§ **ACTION ITEM**:
Repeat exactly, and only, the lines running from the one that holds "How many distinct" to the end of the records.

━━━ PROVIDED MATERIAL ━━━

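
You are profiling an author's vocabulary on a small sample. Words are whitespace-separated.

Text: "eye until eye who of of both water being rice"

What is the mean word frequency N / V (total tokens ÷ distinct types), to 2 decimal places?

1.25

N = 10 tokens, V = 8 types.
Mean frequency = N / V = 10 / 8 = 1.25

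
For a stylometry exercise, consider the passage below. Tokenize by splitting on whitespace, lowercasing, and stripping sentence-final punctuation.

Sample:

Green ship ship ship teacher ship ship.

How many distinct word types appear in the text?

3

Distinct types: {green, ship, teacher}
V = 3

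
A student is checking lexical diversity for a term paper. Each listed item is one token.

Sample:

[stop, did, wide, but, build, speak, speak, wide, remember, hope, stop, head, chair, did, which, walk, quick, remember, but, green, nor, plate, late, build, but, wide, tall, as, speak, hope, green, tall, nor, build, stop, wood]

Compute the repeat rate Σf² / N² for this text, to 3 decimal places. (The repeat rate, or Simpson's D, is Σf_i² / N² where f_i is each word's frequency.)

0.060

Frequencies: stop:3, wide:3, but:3, build:3, speak:3, did:2, remember:2, hope:2, green:2, nor:2, tall:2, head:1, chair:1, which:1, walk:1, quick:1, plate:1, late:1, as:1, wood:1
Σf² = 78; N² = 1296
Repeat rate = 78 / 1296 = 0.060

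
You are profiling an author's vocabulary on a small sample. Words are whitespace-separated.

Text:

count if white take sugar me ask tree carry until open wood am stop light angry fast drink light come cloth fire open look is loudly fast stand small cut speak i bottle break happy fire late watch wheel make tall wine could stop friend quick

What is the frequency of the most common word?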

━━━

§ **PROBLEM SOLUTION**:
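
How many distinct word types appear in the text?

3

Distinct types: {green, ship, teacher}
V = 3

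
A student is checking lexical diversity for a term paper. Each listed item is one token.

Sample:

[stop, did, wide, but, build, speak, speak, wide, remember, hope, stop, head, chair, did, which, walk, quick, remember, but, green, nor, plate, late, build, but, wide, tall, as, speak, hope, green, tall, nor, build, stop, wood]

Compute the repeat rate Σf² / N² for this text, to 3 decimal places. (The repeat rate, or Simpson's D, is Σf_i² / N² where f_i is each word's frequency.)

0.060

Frequencies: stop:3, wide:3, but:3, build:3, speak:3, did:2, remember:2, hope:2, green:2, nor:2, tall:2, head:1, chair:1, which:1, walk:1, quick:1, plate:1, late:1, as:1, wood:1
Σf² = 78; N² = 1296
Repeat rate = 78 / 1296 = 0.060

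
You are profiling an author's vocabulary on a small sample. Words are whitespace-separated.

Text:

count if white take sugar me ask tree carry until open wood am stop light angry fast drink light come cloth fire open look is loudly fast stand small cut speak i bottle break happy fire late watch wheel make tall wine could stop friend quick

What is the frequency of the most common word?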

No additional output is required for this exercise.